• _Records for the exercise_

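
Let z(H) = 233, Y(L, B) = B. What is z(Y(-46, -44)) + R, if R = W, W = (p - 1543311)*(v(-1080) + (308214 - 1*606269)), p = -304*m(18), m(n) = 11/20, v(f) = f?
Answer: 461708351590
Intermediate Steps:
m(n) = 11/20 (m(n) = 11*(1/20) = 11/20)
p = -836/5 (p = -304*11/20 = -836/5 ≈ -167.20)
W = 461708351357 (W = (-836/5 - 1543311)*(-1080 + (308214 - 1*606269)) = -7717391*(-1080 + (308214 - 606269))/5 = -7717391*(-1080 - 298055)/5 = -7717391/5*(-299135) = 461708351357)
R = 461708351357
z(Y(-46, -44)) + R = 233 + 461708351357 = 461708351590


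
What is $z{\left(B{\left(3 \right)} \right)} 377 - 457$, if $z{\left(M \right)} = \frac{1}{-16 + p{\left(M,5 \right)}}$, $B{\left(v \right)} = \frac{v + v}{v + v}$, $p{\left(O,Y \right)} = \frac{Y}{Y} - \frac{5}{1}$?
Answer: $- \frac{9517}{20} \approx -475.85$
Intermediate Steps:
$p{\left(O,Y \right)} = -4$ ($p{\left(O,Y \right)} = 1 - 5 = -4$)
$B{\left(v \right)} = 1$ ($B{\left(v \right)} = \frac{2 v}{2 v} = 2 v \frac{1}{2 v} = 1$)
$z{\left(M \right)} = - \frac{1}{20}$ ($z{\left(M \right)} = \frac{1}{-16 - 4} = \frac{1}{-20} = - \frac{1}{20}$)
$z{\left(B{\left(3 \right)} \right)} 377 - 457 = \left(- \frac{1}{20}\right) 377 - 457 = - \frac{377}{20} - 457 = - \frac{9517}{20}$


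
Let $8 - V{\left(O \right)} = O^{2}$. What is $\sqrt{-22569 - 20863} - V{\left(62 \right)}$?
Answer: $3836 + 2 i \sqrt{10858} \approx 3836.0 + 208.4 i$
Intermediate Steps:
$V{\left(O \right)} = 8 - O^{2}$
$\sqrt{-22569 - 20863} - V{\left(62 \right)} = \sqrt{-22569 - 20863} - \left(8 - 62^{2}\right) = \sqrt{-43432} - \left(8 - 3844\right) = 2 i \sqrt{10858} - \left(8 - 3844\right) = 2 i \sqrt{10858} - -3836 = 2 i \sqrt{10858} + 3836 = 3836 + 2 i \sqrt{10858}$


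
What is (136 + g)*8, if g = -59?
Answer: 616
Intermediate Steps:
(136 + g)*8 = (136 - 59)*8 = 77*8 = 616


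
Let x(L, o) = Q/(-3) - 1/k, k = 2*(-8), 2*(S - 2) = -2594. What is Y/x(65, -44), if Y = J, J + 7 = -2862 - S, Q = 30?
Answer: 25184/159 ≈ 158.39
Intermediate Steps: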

* * *

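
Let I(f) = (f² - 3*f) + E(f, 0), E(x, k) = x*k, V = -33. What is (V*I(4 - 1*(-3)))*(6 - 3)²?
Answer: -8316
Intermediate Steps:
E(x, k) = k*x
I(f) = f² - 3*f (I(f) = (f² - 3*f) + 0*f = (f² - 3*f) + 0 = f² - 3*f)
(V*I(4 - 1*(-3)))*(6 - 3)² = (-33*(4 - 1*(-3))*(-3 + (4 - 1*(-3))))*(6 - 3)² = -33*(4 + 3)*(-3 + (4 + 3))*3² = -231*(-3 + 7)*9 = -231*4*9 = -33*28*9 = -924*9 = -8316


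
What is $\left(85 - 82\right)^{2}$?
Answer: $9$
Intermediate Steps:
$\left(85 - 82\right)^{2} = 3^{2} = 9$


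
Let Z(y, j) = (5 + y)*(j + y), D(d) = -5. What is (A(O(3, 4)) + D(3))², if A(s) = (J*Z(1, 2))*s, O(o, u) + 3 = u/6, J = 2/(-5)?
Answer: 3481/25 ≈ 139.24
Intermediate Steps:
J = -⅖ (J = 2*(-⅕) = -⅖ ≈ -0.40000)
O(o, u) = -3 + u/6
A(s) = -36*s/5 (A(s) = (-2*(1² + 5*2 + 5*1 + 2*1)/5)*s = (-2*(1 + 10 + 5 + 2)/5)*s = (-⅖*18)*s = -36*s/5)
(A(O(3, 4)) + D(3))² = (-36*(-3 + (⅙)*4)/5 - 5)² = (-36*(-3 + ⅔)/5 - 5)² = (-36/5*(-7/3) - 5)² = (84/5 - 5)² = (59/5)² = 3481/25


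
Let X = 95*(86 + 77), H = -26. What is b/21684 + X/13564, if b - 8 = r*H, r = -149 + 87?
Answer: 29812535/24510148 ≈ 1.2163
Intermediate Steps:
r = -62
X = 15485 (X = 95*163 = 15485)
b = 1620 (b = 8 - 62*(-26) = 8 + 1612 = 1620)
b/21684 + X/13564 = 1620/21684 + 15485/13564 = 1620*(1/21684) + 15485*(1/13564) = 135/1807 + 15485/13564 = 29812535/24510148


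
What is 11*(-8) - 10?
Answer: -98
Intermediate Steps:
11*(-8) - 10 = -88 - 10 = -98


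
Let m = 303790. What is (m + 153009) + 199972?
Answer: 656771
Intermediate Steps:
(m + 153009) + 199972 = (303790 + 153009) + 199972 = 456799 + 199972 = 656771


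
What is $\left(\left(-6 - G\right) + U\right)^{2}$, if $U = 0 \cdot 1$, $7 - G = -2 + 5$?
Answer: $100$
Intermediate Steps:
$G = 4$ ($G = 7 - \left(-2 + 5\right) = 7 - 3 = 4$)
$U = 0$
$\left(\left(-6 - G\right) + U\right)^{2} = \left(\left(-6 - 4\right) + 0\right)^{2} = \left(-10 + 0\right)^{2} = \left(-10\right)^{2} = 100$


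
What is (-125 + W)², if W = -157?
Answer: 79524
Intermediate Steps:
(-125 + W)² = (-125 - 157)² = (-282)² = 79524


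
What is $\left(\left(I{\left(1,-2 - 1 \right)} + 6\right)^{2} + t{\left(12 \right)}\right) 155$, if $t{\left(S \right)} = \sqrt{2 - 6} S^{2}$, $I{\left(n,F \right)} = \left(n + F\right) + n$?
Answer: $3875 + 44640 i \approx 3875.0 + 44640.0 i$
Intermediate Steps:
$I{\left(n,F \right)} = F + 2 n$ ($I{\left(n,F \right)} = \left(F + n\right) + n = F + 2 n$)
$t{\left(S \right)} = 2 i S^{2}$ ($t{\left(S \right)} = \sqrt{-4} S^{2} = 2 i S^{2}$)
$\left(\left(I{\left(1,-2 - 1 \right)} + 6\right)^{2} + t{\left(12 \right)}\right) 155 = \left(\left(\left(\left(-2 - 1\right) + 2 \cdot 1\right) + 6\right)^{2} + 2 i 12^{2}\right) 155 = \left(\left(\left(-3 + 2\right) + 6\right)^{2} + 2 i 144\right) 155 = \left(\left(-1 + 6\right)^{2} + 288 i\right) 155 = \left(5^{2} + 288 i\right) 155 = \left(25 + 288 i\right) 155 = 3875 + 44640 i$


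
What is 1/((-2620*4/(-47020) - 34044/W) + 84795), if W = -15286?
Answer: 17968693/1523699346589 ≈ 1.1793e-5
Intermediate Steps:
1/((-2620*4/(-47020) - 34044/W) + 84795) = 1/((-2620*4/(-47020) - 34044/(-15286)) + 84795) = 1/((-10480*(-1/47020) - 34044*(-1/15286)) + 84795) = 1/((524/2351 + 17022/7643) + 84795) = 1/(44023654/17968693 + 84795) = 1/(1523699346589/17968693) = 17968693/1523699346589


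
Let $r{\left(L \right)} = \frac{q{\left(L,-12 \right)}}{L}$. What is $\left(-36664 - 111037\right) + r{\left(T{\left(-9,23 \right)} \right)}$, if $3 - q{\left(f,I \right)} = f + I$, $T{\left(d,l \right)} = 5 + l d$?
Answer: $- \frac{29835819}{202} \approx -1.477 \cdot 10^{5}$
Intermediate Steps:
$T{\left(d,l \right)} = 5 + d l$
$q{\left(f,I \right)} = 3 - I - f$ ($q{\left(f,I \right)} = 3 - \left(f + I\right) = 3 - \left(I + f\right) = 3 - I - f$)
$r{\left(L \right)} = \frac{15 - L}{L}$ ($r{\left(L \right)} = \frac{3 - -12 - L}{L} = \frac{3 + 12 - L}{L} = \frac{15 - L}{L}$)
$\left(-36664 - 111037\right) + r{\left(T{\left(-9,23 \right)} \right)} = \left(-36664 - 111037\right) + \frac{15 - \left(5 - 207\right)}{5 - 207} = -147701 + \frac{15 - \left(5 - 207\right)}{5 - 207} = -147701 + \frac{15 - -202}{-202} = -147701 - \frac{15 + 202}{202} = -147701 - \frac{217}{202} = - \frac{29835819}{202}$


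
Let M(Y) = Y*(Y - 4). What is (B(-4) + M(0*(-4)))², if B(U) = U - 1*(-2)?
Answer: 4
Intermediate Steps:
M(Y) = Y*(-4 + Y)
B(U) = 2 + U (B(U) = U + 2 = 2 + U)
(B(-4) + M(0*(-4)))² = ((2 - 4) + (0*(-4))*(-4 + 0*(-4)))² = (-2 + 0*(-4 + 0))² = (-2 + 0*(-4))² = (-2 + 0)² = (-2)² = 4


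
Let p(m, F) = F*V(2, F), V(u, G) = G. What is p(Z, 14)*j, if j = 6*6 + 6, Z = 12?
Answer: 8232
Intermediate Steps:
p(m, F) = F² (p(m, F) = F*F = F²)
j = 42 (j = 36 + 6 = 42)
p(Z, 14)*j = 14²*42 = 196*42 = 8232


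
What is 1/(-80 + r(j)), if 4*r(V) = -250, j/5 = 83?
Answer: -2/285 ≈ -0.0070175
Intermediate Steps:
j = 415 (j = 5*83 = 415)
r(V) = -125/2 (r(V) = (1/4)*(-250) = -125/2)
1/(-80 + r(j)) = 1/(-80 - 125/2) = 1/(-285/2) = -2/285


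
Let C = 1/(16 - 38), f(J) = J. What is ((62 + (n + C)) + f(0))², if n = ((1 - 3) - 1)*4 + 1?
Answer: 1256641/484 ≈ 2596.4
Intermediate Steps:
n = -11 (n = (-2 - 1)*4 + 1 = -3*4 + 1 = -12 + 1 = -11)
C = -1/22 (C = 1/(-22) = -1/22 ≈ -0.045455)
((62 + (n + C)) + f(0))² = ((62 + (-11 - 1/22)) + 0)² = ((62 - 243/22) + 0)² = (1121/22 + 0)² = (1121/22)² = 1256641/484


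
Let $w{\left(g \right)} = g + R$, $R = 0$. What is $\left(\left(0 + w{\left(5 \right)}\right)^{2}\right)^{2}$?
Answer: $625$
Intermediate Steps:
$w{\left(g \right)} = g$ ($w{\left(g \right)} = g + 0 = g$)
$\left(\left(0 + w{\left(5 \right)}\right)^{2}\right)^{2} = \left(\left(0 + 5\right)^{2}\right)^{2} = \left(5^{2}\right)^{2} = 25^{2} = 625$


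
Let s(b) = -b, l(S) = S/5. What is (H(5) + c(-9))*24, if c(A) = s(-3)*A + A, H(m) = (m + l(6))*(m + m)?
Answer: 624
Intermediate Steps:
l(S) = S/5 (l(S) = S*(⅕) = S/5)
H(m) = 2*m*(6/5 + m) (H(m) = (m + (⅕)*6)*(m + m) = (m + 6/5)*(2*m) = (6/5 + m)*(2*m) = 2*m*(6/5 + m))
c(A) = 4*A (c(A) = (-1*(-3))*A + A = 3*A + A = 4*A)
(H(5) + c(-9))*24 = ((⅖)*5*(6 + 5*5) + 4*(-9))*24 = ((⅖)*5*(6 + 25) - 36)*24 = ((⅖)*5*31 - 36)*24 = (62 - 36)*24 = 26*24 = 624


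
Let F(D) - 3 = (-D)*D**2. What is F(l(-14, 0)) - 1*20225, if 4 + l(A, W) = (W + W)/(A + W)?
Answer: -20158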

• _Work instruction_
Copy out the lines above exactly, beginning at the one that contains "Answer: $9$" and ending at the one that contains "Answer: 3481/25 ≈ 139.24".

• _Exercise solution_
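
Answer: $9$
Intermediate Steps:
$\left(85 - 82\right)^{2} = 3^{2} = 9$


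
Let Z(y, j) = (5 + y)*(j + y), D(d) = -5. What is (A(O(3, 4)) + D(3))², if A(s) = (J*Z(1, 2))*s, O(o, u) + 3 = u/6, J = 2/(-5)?
Answer: 3481/25 ≈ 139.24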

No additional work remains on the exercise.